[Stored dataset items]
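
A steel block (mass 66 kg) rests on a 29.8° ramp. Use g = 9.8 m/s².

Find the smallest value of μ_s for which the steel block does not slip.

μ_s,min ≈ 0.573

At the slip threshold m g sin θ = μ_s m g cos θ, so μ_s,min = tan θ.
μ_s,min = tan 29.8° = 0.573.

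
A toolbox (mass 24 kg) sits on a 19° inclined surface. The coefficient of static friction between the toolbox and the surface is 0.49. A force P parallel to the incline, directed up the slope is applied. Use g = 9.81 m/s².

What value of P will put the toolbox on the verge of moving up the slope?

P ≈ 186 N

At impending motion up the slope, friction acts down-slope at its limit: f = μ_s N.
P is parallel to the surface, so N = m g cos θ = 223 N.
Along the incline: P = m g sin θ + μ_s N = 76.7 + 0.49×223 = 186 N.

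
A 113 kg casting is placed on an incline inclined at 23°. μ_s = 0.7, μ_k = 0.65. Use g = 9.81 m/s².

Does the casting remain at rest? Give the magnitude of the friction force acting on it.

N = m g cos θ = 1020 N.
Down-slope weight component: m g sin θ = 433 N.
μ_s N = 714 N.
433 ≤ 714 N, so it stays put; friction = 433 N.

f ≈ 433 N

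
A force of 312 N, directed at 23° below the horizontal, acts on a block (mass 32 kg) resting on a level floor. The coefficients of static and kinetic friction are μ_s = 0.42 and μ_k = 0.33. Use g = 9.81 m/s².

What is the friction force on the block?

Vertical equilibrium gives N = m g + P sin α = 435.8 N.
For equilibrium, f = P cos α = 312×cos 23° = 287.2 N.
The static-friction limit is μ_s N = 183 N.
287.2 > 183 N → the block slides; f = μ_k N = 0.33×435.8 = 144 N.

f ≈ 144 N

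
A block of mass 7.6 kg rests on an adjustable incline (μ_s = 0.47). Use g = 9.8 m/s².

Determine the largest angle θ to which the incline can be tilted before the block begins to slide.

At the slip threshold, m g sin θ = μ_s · m g cos θ, so tan θ = μ_s.
θ_max = arctan(0.47) = 25.2°.

θ_max ≈ 25.2°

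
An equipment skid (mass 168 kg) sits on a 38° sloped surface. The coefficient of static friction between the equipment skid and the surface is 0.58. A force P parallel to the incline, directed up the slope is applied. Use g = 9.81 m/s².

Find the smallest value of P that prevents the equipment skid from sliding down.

The equipment skid tends to slide down (tan θ > μ_s), so at the point of impending slip friction acts up-slope at its limit: f = μ_s N.
P is parallel to the surface, so N = m g cos θ = 1300 N.
Along the incline: P + μ_s N = m g sin θ, so P = 1010 − 0.58×1300 = 261 N.

P_min ≈ 261 N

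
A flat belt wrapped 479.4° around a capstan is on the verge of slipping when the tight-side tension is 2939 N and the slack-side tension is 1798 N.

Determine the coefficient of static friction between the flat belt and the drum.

T₂/T₁ = e^{μβ} → μ = ln(T₂/T₁)/β.
β = 479.4° = 8.367 rad.
μ = ln(2939/1798)/8.367 = ln(1.635)/8.367 = 0.0587.

μ ≈ 0.0587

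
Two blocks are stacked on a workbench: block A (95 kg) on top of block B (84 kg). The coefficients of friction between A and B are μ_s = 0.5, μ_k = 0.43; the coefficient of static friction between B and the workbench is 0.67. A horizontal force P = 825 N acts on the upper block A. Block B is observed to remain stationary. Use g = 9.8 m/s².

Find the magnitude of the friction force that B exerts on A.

Between the blocks, N₁ = m_A g = 931 N.
Maximum static friction on A from B: μ_s N₁ = 0.5×931 = 465.5 N.
Since P = 825 N > 465.5 N, A slides on B; the A–B friction is kinetic: f₁ = μ_k N₁ = 0.43×931 = 400 N.
B experiences an equal 400 N forward from A (third law). B is in equilibrium, so the floor supplies f₂ = 400 N of static friction (limit μ_s(m_A+m_B)g = 1175 N, not exceeded).

f ≈ 400 N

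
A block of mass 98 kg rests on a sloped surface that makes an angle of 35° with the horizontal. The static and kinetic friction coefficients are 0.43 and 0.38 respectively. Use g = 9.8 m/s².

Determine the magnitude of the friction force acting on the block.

f ≈ 299 N (up the incline)

The normal reaction is N = m g cos θ = 786.7 N.
For equilibrium along the incline, friction must balance the weight component: f = m g sin θ = 550.9 N up the slope.
Static friction can supply at most μ_s N = 338.3 N.
|550.9| exceeds 338.3 N, so the block slips down-slope; friction is kinetic, f = μ_k N = 0.38×786.7 = 299 N.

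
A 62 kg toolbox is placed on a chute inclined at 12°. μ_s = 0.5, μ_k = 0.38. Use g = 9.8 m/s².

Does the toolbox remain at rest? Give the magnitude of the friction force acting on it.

N = m g cos θ = 594 N.
Down-slope weight component: m g sin θ = 126 N.
μ_s N = 297 N.
126 ≤ 297 N, so it stays put; friction = 126 N.

f ≈ 126 N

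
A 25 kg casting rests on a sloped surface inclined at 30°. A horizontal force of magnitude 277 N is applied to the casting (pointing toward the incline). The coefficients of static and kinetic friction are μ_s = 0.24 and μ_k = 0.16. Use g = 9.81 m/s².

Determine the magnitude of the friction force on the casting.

Normal direction: N = m g cos θ + P sin θ = 350.9 N.
Along the incline, the net driving force (taking up-slope positive) is P cos θ − m g sin θ = 239.9 − 122.6 = 117.3 N, so equilibrium requires friction f = -117.3 N (down-slope).
The limit of static friction is μ_s N = 84.21 N.
The required 117.3 N exceeds the static limit, so the casting slides up-slope and f = μ_k N = 0.16×350.9 = 56.1 N.

f ≈ 56.1 N (down the incline)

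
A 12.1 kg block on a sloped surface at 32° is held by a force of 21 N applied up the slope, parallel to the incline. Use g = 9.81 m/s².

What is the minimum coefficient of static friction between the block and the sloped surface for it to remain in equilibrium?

μ_s,min ≈ 0.416

N = m g cos θ = 100.7 N.
Friction must make up the shortfall along the incline: f = m g sin θ − P = 62.9 − 21 = 41.9 N.
At the threshold f = μ_s N, so μ_s,min = 41.9/100.7 = 0.416.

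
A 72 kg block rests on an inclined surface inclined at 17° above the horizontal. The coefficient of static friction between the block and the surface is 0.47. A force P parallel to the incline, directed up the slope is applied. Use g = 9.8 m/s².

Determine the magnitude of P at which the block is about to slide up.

At impending motion up the slope, friction acts down-slope at its limit: f = μ_s N.
P is parallel to the surface, so N = m g cos θ = 675 N.
Along the incline: P = m g sin θ + μ_s N = 206 + 0.47×675 = 523 N.

P ≈ 523 N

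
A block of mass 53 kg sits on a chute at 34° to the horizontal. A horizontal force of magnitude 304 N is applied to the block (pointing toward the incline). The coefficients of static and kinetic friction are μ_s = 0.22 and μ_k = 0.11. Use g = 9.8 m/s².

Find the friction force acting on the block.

The horizontal push has a component P sin θ into the surface, so N = m g cos θ + P sin θ = 430.6 + 170 = 600.6 N.
Along the incline, the net driving force (taking up-slope positive) is P cos θ − m g sin θ = 252 − 290.4 = -38.42 N, so equilibrium requires friction f = 38.42 N (up-slope).
The limit of static friction is μ_s N = 132.1 N.
|f_req| = 38.42 ≤ 132.1 N → the block is in equilibrium; friction equals the required value.

f ≈ 38.4 N (up the incline)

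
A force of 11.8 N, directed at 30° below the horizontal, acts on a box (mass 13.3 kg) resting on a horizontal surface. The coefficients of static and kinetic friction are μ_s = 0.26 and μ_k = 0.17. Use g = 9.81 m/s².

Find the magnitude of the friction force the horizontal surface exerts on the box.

f ≈ 10.2 N

N = m g + P sin α = 130.5 + 11.8×sin 30° = 136.4 N.
For equilibrium, f = P cos α = 11.8×cos 30° = 10.22 N.
μ_s N = 0.26 × 136.4 = 35.46 N.
Since 10.22 N does not exceed the limit, the box stays at rest and f = 10.2 N.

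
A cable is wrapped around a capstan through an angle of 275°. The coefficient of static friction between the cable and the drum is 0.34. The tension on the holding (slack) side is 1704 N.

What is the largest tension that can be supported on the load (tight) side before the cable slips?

At impending slip the capstan equation gives T₂/T₁ = e^{μβ} with β in radians.
β = 275° × π/180 = 4.8 rad.
e^{μβ} = e^{0.34×4.8} = 5.113.
T₂ = T₁ · e^{μβ} = 1704 × 5.113 = 8710 N.

T_max ≈ 8710 N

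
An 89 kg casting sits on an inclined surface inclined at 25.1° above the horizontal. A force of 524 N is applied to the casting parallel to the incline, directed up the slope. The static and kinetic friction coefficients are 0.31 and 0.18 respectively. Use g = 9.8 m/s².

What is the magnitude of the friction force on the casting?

f ≈ 154 N (down the incline)

Perpendicular to the surface, N = m g cos θ = 89·9.8·cos 25.1° = 789.8 N.
The friction needed for equilibrium is m g sin θ − P = 370 − 524 = -154 N, measured positive up-slope.
The static-friction ceiling is μ_s N = 0.31 × 789.8 = 244.8 N.
Since |-154| ≤ 244.8 N, the casting remains in static equilibrium and friction takes exactly the required value.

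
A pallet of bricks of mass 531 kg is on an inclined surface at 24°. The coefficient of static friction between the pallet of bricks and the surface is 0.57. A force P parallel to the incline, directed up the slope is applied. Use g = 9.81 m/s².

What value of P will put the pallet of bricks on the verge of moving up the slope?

P ≈ 4830 N

At impending motion up the slope, friction acts down-slope at its limit: f = μ_s N.
P is parallel to the surface, so N = m g cos θ = 4760 N.
Along the incline: P = m g sin θ + μ_s N = 2120 + 0.57×4760 = 4830 N.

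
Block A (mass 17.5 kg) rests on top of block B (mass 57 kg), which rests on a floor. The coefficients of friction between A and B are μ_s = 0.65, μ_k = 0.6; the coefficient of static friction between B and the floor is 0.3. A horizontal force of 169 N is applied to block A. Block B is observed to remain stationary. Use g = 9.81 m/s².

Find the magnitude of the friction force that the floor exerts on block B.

f ≈ 103 N

Normal force at the A–B interface: N₁ = m_A g = 171.7 N.
So the A–B interface can sustain at most μ_s N₁ = 111.6 N of static friction.
Since P = 169 N > 111.6 N, A slides on B; the A–B friction is kinetic: f₁ = μ_k N₁ = 0.6×171.7 = 103 N.
B experiences an equal 103 N forward from A (third law). B is in equilibrium, so the floor supplies f₂ = 103 N of static friction (limit μ_s(m_A+m_B)g = 219.3 N, not exceeded).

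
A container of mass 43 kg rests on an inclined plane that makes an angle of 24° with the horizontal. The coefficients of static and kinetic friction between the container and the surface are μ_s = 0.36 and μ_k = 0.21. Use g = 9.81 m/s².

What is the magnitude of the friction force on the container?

f ≈ 80.9 N (up the incline)

Perpendicular to the surface, N = m g cos θ = 43·9.81·cos 24° = 385.4 N.
Along the slope the weight component is m g sin θ = 171.6 N; friction must supply exactly this, acting up-slope.
Static friction can supply at most μ_s N = 138.7 N.
|171.6| exceeds 138.7 N, so the container slips down-slope; friction is kinetic, f = μ_k N = 0.21×385.4 = 80.9 N.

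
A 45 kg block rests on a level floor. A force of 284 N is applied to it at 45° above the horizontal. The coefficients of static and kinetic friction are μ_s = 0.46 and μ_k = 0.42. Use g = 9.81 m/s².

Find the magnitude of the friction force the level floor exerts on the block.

Vertical equilibrium gives N = m g − P sin α = 240.6 N.
For equilibrium, f = P cos α = 284×cos 45° = 200.8 N.
The static-friction limit is μ_s N = 110.7 N.
200.8 > 110.7 N → the block slides; f = μ_k N = 0.42×240.6 = 101 N.

f ≈ 101 N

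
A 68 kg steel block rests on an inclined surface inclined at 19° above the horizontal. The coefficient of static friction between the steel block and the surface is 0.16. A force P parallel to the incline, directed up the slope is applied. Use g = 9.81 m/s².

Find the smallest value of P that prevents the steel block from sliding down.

The steel block tends to slide down (tan θ > μ_s), so at the point of impending slip friction acts up-slope at its limit: f = μ_s N.
P is parallel to the surface, so N = m g cos θ = 631 N.
Along the incline: P + μ_s N = m g sin θ, so P = 217 − 0.16×631 = 116 N.

P_min ≈ 116 N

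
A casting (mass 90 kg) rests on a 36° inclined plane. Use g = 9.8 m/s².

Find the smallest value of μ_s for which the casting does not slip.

At the slip threshold m g sin θ = μ_s m g cos θ, so μ_s,min = tan θ.
μ_s,min = tan 36° = 0.727.

μ_s,min ≈ 0.727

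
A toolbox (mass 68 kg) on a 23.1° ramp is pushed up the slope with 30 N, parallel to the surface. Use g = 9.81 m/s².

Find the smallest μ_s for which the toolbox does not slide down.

N = m g cos θ = 613.6 N.
Friction must make up the shortfall along the incline: f = m g sin θ − P = 261.7 − 30 = 231.7 N.
At the threshold f = μ_s N, so μ_s,min = 231.7/613.6 = 0.378.

μ_s,min ≈ 0.378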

▸ **ACTION ITEM**
A single number is the whole answer: the number of lines in the entries that include "pointing".

▸ **ANSWER FOR THIS EXERCISE**
2